====== LISTED RECORDS ======

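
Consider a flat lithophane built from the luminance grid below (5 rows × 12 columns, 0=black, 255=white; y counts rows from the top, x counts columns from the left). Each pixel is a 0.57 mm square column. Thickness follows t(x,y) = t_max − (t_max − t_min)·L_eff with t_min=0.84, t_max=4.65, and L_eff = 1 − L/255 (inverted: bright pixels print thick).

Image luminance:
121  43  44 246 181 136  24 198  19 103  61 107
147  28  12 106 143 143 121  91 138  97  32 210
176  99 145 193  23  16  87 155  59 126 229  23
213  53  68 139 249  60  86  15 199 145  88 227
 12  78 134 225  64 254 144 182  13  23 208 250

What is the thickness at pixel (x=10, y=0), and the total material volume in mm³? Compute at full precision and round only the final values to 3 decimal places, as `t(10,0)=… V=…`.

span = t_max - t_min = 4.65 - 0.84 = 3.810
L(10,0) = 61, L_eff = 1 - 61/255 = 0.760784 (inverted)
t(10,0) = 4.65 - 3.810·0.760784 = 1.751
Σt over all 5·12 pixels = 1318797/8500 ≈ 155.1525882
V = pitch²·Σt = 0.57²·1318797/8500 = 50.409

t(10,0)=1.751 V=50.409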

======
====== LISTED RECORDS ======

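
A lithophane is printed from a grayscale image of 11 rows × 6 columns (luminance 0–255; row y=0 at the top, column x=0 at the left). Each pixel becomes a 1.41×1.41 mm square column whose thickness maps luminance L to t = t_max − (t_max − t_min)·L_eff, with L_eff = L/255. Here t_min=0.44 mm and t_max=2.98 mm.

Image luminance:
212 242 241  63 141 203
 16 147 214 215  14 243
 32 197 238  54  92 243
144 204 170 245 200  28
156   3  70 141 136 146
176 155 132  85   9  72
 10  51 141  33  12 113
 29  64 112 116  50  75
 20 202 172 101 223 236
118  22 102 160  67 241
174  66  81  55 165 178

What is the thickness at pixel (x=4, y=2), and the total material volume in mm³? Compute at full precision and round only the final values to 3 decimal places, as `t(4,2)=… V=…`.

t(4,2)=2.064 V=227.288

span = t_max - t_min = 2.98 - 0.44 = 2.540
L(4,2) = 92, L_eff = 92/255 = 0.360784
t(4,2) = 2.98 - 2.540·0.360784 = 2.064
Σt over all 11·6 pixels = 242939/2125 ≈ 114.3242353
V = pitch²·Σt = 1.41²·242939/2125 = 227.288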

======

> _AIM OF THE EXERCISE_: Find each line in the material above that carries the string "columns", and copy it.

> _RESULT OF THE TASK_:
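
Consider a flat lithophane built from the luminance grid below (5 rows × 12 columns, 0=black, 255=white; y counts rows from the top, x counts columns from the left). Each pixel is a 0.57 mm square column. Thickness follows t(x,y) = t_max − (t_max − t_min)·L_eff with t_min=0.84, t_max=4.65, and L_eff = 1 − L/255 (inverted: bright pixels print thick).
A lithophane is printed from a grayscale image of 11 rows × 6 columns (luminance 0–255; row y=0 at the top, column x=0 at the left). Each pixel becomes a 1.41×1.41 mm square column whose thickness maps luminance L to t = t_max − (t_max − t_min)·L_eff, with L_eff = L/255. Here t_min=0.44 mm and t_max=2.98 mm.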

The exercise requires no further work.